From the records below, transcribe only the lines running from the one with "Let S(d) = -3" through the one with "Answer: $-1709$". Keep both of those end lines.

START Records provided

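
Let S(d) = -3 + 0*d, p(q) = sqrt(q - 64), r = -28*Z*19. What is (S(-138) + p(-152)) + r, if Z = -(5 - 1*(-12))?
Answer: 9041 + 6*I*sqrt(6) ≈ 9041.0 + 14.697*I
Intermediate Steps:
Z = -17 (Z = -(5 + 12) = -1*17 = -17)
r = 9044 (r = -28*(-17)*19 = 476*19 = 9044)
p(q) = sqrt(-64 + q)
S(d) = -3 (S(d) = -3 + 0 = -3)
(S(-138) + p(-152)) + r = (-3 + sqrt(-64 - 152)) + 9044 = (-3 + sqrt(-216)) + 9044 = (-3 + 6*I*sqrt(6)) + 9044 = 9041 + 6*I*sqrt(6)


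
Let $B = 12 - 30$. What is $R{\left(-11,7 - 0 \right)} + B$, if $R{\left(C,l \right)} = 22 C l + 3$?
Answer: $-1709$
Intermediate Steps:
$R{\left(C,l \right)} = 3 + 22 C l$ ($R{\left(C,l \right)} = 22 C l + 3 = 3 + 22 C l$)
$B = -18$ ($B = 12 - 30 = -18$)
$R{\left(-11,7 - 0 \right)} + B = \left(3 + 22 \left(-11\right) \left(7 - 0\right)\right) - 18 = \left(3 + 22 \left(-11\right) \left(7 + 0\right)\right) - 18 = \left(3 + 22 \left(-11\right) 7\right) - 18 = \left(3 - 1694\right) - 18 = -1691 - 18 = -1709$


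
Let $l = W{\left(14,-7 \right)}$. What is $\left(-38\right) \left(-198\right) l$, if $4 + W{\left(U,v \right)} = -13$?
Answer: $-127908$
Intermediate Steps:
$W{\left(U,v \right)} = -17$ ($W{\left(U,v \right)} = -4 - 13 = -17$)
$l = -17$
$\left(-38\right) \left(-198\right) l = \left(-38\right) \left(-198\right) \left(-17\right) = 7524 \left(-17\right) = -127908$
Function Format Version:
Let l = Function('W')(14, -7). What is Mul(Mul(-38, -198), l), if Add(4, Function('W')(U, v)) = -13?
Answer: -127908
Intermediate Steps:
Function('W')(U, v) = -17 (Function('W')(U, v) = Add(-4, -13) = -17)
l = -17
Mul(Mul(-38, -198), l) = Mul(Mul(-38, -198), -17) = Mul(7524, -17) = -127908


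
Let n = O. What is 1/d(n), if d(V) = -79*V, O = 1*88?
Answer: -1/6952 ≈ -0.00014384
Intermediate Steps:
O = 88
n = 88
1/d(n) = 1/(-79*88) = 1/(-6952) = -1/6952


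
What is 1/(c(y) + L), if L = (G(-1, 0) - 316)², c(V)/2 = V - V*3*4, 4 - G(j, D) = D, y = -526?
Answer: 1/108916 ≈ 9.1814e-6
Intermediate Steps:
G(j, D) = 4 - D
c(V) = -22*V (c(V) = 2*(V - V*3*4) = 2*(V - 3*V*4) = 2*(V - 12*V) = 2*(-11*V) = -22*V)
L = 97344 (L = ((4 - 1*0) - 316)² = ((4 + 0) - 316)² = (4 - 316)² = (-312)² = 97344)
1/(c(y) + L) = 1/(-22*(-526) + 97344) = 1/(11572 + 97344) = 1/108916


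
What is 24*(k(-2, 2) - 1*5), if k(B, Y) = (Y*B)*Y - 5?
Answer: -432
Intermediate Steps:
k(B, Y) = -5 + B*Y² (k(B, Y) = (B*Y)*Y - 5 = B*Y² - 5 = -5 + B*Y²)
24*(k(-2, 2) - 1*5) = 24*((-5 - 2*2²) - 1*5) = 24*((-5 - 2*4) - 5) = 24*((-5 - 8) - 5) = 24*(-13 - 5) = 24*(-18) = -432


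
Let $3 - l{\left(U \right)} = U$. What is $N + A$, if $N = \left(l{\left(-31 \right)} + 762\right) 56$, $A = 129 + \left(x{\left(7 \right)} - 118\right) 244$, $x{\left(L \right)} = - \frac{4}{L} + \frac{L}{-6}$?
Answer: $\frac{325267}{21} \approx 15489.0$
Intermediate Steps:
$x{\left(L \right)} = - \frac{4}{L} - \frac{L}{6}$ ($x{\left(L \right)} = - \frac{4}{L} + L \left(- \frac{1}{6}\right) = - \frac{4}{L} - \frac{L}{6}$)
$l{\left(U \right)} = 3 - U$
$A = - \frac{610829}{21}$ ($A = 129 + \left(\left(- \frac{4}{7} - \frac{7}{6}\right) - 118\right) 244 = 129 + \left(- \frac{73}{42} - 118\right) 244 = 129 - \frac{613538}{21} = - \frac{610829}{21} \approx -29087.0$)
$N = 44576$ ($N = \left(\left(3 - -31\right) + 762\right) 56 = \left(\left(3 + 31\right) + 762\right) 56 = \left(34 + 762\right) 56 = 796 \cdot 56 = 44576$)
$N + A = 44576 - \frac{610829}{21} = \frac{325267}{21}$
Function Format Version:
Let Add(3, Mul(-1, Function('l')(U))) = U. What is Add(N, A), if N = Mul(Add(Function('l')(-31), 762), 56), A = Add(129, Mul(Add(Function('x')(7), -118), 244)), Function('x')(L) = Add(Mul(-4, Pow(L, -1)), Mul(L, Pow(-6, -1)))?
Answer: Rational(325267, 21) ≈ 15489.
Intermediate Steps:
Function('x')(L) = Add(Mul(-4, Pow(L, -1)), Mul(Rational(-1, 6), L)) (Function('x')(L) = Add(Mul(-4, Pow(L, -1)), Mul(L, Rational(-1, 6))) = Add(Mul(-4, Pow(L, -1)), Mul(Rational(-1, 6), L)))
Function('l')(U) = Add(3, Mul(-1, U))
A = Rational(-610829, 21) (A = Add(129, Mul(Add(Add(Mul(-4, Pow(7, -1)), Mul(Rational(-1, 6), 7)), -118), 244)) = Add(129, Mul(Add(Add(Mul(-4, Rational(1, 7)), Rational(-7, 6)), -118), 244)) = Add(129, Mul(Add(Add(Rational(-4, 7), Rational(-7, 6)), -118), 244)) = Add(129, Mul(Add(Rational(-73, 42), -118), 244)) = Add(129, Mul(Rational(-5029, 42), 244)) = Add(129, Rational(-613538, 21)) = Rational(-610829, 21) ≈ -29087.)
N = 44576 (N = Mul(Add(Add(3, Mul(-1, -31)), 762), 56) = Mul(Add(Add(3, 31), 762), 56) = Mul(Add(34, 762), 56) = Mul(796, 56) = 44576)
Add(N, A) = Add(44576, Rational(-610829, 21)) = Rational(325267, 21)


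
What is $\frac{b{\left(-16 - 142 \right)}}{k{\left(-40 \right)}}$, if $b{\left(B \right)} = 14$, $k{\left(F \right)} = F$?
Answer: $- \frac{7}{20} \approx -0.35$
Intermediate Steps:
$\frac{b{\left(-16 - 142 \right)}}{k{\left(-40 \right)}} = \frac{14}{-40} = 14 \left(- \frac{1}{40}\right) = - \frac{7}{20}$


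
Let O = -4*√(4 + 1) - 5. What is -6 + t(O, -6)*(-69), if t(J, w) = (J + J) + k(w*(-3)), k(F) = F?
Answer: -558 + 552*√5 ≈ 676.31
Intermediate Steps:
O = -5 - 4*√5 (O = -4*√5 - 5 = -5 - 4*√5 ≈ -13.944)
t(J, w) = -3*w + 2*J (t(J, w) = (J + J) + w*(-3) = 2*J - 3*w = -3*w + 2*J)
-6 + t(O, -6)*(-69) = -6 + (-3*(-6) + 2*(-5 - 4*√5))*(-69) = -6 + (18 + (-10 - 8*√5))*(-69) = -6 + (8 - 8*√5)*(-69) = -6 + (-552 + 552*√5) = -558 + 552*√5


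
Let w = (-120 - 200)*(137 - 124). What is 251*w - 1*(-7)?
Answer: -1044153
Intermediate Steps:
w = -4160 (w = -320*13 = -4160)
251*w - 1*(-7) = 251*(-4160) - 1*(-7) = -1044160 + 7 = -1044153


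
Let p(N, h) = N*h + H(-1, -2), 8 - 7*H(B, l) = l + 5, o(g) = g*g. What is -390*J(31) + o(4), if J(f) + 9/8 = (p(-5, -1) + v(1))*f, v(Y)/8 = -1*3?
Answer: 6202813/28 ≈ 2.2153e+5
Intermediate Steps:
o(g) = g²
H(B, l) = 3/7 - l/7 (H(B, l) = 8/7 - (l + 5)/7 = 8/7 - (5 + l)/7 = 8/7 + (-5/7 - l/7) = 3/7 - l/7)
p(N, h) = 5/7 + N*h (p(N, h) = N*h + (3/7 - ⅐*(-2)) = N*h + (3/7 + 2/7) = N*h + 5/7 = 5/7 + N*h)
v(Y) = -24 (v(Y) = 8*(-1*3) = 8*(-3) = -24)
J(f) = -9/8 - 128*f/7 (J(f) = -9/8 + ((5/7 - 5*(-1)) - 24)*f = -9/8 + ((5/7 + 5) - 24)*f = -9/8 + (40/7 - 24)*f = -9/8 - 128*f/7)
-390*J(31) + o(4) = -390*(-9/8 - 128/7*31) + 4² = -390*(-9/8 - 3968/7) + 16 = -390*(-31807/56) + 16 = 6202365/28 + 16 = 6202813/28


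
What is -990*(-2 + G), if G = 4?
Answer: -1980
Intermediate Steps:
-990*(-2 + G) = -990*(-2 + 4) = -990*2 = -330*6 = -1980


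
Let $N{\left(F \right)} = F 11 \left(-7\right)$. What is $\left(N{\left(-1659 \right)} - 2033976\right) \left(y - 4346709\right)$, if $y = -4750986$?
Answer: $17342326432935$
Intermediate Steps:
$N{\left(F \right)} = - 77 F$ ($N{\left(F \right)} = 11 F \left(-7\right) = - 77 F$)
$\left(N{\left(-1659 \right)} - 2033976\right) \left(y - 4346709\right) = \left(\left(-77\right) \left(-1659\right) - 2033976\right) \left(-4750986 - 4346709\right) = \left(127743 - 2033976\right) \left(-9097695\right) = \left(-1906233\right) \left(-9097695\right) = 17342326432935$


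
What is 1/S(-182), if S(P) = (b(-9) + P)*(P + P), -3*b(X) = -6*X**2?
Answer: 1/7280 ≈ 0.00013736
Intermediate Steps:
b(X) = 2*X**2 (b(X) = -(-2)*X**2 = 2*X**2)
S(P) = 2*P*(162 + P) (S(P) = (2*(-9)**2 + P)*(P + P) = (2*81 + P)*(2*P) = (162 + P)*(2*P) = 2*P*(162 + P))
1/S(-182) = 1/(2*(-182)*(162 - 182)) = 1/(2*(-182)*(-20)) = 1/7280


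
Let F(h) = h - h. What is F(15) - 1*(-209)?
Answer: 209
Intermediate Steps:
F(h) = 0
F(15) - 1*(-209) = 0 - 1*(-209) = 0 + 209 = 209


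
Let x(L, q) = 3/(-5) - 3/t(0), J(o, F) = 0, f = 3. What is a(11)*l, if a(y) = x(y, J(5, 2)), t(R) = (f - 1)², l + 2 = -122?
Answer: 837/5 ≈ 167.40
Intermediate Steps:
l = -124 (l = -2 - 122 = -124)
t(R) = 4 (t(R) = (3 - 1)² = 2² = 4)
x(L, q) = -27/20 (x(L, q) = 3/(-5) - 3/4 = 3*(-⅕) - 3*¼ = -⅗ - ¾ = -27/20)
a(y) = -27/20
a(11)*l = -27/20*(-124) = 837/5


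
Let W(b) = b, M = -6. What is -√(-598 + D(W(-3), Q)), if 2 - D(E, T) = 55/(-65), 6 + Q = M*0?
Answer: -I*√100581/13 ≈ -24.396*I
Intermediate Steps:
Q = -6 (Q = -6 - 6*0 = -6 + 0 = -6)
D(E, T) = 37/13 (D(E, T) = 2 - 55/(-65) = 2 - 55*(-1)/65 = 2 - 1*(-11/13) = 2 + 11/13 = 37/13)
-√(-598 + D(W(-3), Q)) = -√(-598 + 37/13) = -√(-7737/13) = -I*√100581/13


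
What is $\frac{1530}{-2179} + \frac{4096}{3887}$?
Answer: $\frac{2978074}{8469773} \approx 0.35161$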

END Records provided
START Records provided

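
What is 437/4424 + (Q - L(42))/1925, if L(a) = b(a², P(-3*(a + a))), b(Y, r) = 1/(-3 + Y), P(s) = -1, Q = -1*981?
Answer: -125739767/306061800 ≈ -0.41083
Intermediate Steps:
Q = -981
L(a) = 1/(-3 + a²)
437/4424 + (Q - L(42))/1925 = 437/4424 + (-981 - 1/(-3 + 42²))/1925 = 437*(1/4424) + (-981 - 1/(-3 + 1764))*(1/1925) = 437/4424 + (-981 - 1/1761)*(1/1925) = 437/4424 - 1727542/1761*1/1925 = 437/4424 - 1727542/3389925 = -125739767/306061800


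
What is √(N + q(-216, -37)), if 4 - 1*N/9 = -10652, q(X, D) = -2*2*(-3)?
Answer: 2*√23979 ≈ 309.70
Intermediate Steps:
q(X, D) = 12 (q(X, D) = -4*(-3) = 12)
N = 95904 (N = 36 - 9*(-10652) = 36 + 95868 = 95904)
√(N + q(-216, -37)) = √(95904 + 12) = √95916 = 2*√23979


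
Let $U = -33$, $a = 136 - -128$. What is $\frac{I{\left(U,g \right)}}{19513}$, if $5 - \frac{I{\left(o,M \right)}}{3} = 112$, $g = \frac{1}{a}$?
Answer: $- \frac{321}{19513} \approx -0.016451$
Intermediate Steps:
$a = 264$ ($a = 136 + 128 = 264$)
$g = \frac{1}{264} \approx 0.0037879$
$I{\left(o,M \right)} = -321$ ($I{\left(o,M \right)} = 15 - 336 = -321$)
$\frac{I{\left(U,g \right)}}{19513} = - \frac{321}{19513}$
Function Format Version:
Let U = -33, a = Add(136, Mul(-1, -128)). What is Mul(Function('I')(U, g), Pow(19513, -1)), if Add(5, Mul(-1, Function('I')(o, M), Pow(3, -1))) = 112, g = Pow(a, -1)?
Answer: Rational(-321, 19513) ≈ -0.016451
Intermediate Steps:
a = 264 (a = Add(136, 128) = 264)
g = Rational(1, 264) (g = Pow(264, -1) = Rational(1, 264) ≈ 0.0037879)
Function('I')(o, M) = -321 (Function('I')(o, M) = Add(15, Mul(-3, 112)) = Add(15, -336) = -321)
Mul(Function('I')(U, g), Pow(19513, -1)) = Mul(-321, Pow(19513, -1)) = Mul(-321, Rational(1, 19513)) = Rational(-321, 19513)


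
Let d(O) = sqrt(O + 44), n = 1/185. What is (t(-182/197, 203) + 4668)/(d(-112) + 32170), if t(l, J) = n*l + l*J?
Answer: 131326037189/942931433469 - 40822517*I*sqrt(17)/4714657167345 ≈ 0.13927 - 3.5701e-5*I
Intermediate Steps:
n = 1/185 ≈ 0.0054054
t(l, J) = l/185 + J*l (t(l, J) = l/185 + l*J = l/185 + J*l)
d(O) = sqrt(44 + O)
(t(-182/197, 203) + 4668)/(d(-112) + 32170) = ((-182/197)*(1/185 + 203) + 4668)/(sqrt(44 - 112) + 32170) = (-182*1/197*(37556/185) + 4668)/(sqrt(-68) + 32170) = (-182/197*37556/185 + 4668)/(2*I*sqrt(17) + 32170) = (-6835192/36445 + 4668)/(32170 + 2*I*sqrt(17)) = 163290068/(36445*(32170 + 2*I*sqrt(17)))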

END Records provided

Problem solution:
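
Let S(d) = -3 + 0*d, p(q) = sqrt(q - 64), r = -28*Z*19. What is (S(-138) + p(-152)) + r, if Z = -(5 - 1*(-12))?
Answer: 9041 + 6*I*sqrt(6) ≈ 9041.0 + 14.697*I
Intermediate Steps:
Z = -17 (Z = -(5 + 12) = -1*17 = -17)
r = 9044 (r = -28*(-17)*19 = 476*19 = 9044)
p(q) = sqrt(-64 + q)
S(d) = -3 (S(d) = -3 + 0 = -3)
(S(-138) + p(-152)) + r = (-3 + sqrt(-64 - 152)) + 9044 = (-3 + sqrt(-216)) + 9044 = (-3 + 6*I*sqrt(6)) + 9044 = 9041 + 6*I*sqrt(6)


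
Let $B = 12 - 30$. What is $R{\left(-11,7 - 0 \right)} + B$, if $R{\left(C,l \right)} = 22 C l + 3$?
Answer: $-1709$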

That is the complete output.